- _Exercise goal_: Could you find every line in the entries below that holds the word "division" and copy it?

[Collected data entries]
****

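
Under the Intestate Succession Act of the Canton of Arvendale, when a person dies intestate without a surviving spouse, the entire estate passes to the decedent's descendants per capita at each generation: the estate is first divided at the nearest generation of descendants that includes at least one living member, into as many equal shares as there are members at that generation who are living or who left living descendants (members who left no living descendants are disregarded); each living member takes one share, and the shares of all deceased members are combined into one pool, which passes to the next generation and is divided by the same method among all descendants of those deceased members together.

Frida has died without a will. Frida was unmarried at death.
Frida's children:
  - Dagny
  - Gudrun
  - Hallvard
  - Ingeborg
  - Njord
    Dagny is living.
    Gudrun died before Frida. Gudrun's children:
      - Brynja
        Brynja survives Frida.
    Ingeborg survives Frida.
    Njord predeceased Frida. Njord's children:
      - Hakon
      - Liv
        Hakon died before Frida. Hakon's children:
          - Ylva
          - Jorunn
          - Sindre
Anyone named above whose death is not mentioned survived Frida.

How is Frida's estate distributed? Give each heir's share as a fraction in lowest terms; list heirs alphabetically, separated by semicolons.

Brynja 2/15; Dagny 1/5; Hallvard 1/5; Ingeborg 1/5; Jorunn 2/45; Liv 2/15; Sindre 2/45; Ylva 2/45

There is no surviving spouse, so the entire estate passes to Frida's descendants per capita at each generation.
At generation 1 (Dagny, Gudrun, Hallvard, Ingeborg, Njord) there are 5 shares of (1)/5 = 1/5 each.
Living: Dagny, Hallvard, and Ingeborg — each takes 1/5.
Deceased: Gudrun and Njord. Their combined 2/5 is pooled and carried to generation 2.
At generation 2 (Brynja, Hakon, Liv) there are 3 shares of (2/5)/3 = 2/15 each.
Living: Brynja and Liv — each takes 2/15.
Deceased: Hakon. That 2/15 share is carried to generation 3.
At generation 3 (Ylva, Jorunn, Sindre) there are 3 shares of (2/15)/3 = 2/45 each.
Living: Ylva, Jorunn, and Sindre — each takes 2/45.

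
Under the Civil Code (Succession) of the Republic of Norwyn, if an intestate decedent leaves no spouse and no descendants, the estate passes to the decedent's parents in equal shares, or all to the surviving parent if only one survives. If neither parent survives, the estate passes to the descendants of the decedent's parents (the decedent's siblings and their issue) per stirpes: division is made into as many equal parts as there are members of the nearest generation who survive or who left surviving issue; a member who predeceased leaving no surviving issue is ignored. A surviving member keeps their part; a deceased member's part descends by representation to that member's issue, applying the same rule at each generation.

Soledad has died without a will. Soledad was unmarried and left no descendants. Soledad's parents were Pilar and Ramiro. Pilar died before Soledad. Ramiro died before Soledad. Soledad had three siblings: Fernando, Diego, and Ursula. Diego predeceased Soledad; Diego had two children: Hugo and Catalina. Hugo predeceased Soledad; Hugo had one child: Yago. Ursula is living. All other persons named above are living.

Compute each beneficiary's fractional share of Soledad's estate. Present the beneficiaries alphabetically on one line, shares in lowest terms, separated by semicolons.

Catalina 1/6; Fernando 1/3; Ursula 1/3; Yago 1/6

Neither parent survives and there are no descendants, so the estate passes to Soledad's siblings and their issue per stirpes.
The estate is divided into 3 equal shares of 1/3 among Fernando, Diego, Ursula.
Fernando is living and takes 1/3.
Diego predeceased; the 1/3 allotted to Diego's branch passes to Diego's issue by representation.
The 1/3 is divided into 2 equal shares of 1/6 among Hugo, Catalina.
Hugo predeceased; the 1/6 allotted to Hugo's branch passes to Hugo's issue by representation.
Yago is the sole taker at this level and receives the full 1/6.
Catalina is living and takes 1/6.
Ursula is living and takes 1/3.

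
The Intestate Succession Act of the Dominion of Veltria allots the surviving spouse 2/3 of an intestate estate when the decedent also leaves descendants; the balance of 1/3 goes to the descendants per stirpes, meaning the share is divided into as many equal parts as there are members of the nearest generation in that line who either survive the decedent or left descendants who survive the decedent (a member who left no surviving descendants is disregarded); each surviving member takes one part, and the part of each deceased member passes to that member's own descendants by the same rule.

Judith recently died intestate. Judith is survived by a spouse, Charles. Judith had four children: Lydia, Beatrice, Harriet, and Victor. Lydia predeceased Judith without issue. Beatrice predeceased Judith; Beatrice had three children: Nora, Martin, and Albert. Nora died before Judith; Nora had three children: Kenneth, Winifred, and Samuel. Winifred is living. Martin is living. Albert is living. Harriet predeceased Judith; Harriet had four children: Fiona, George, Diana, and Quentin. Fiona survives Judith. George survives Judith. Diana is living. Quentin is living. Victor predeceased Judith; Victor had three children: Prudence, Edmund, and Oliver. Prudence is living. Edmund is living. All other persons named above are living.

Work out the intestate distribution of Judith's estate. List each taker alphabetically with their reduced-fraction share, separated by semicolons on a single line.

Albert 1/27; Charles 2/3; Diana 1/36; Edmund 1/27; Fiona 1/36; George 1/36; Kenneth 1/81; Martin 1/27; Oliver 1/27; Prudence 1/27; Quentin 1/36; Samuel 1/81; Winifred 1/81

Charles, as surviving spouse, takes 2/3.
The remaining 1/3 passes to Judith's descendants per stirpes.
Lydia left no surviving issue, so that branch lapses and is disregarded.
The 1/3 is divided into 3 equal shares of 1/9 among Beatrice, Harriet, Victor.
Beatrice predeceased; the 1/9 allotted to Beatrice's branch passes to Beatrice's issue by representation.
The 1/9 is divided into 3 equal shares of 1/27 among Nora, Martin, Albert.
Nora predeceased; the 1/27 allotted to Nora's branch passes to Nora's issue by representation.
The 1/27 is divided into 3 equal shares of 1/81 among Kenneth, Winifred, Samuel.
Kenneth is living and takes 1/81.
Winifred is living and takes 1/81.
Samuel is living and takes 1/81.
Martin is living and takes 1/27.
Albert is living and takes 1/27.
Harriet predeceased; the 1/9 allotted to Harriet's branch passes to Harriet's issue by representation.
The 1/9 is divided into 4 equal shares of 1/36 among Fiona, George, Diana, Quentin.
Fiona is living and takes 1/36.
George is living and takes 1/36.
Diana is living and takes 1/36.
Quentin is living and takes 1/36.
Victor predeceased; the 1/9 allotted to Victor's branch passes to Victor's issue by representation.
The 1/9 is divided into 3 equal shares of 1/27 among Prudence, Edmund, Oliver.
Prudence is living and takes 1/27.
Edmund is living and takes 1/27.
Oliver is living and takes 1/27.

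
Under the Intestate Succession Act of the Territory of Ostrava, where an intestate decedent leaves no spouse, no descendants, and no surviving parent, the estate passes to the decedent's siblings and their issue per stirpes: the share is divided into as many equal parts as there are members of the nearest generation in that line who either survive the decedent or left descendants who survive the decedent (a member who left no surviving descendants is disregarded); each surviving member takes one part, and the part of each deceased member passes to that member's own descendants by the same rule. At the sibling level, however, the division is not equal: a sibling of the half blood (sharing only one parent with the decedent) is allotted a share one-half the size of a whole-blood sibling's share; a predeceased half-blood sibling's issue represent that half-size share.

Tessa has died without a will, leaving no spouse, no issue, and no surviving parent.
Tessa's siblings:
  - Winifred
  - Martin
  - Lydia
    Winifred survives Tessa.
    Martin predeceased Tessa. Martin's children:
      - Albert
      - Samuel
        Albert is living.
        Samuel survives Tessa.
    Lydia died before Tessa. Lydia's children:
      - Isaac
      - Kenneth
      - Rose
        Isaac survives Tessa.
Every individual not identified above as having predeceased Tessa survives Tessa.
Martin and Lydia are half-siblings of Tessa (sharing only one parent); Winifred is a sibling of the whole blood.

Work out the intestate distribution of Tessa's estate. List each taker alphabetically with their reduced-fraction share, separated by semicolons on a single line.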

****

- _Answer below_:
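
Under the Civil Code (Succession) of the Republic of Norwyn, if an intestate decedent leaves no spouse and no descendants, the estate passes to the decedent's parents in equal shares, or all to the surviving parent if only one survives. If neither parent survives, the estate passes to the descendants of the decedent's parents (the decedent's siblings and their issue) per stirpes: division is made into as many equal parts as there are members of the nearest generation who survive or who left surviving issue; a member who predeceased leaving no surviving issue is ignored. A surviving member keeps their part; a deceased member's part descends by representation to that member's issue, applying the same rule at each generation.
Under the Intestate Succession Act of the Territory of Ostrava, where an intestate decedent leaves no spouse, no descendants, and no surviving parent, the estate passes to the decedent's siblings and their issue per stirpes: the share is divided into as many equal parts as there are members of the nearest generation in that line who either survive the decedent or left descendants who survive the decedent (a member who left no surviving descendants is disregarded); each surviving member takes one part, and the part of each deceased member passes to that member's own descendants by the same rule. At the sibling level, however, the division is not equal: a sibling of the half blood (sharing only one parent with the decedent) is allotted a share one-half the size of a whole-blood sibling's share; a predeceased half-blood sibling's issue represent that half-size share.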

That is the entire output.